:: AVAILABLE DATA

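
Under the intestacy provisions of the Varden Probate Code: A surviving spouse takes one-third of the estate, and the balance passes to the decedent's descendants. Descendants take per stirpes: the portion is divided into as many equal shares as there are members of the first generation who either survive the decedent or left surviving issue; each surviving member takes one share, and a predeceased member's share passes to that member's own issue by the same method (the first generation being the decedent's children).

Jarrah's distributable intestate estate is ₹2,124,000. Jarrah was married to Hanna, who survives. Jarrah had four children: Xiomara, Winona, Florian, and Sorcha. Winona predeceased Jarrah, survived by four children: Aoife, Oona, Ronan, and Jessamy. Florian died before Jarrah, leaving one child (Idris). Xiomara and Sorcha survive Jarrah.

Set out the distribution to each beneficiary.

Hanna takes one-third of ₹2,124,000 = ₹708,000. The remaining ₹1,416,000 passes to the descendants.
The descendants' portion (₹1,416,000) is divided into 4 shares of ₹354,000: Xiomara and Sorcha each take ₹354,000; Winona's ₹354,000 share passes to Winona's issue; Florian's ₹354,000 share passes to Florian's issue.
Winona's share (₹354,000) is divided into 4 shares of ₹88,500: Aoife, Oona, Ronan, and Jessamy each take ₹88,500.
Florian's share (₹354,000) passes entirely to Idris.

Hanna: ₹708,000; Xiomara: ₹354,000; Aoife: ₹88,500; Oona: ₹88,500; Ronan: ₹88,500; Jessamy: ₹88,500; Idris: ₹354,000; Sorcha: ₹354,000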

::::

• _TASK GOAL_
Transcribe the entries above so that nothing in them differs from the original.

• _OUTPUT FOR THIS TASK_
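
Under the intestacy provisions of the Varden Probate Code: A surviving spouse takes one-third of the estate, and the balance passes to the decedent's descendants. Descendants take per stirpes: the portion is divided into as many equal shares as there are members of the first generation who either survive the decedent or left surviving issue; each surviving member takes one share, and a predeceased member's share passes to that member's own issue by the same method (the first generation being the decedent's children).

Jarrah's distributable intestate estate is ₹2,124,000. Jarrah was married to Hanna, who survives. Jarrah had four children: Xiomara, Winona, Florian, and Sorcha. Winona predeceased Jarrah, survived by four children: Aoife, Oona, Ronan, and Jessamy. Florian died before Jarrah, leaving one child (Idris). Xiomara and Sorcha survive Jarrah.

Set out the distribution to each beneficiary.

Hanna takes one-third of ₹2,124,000 = ₹708,000. The remaining ₹1,416,000 passes to the descendants.
The descendants' portion (₹1,416,000) is divided into 4 shares of ₹354,000: Xiomara and Sorcha each take ₹354,000; Winona's ₹354,000 share passes to Winona's issue; Florian's ₹354,000 share passes to Florian's issue.
Winona's share (₹354,000) is divided into 4 shares of ₹88,500: Aoife, Oona, Ronan, and Jessamy each take ₹88,500.
Florian's share (₹354,000) passes entirely to Idris.

Hanna: ₹708,000; Xiomara: ₹354,000; Aoife: ₹88,500; Oona: ₹88,500; Ronan: ₹88,500; Jessamy: ₹88,500; Idris: ₹354,000; Sorcha: ₹354,000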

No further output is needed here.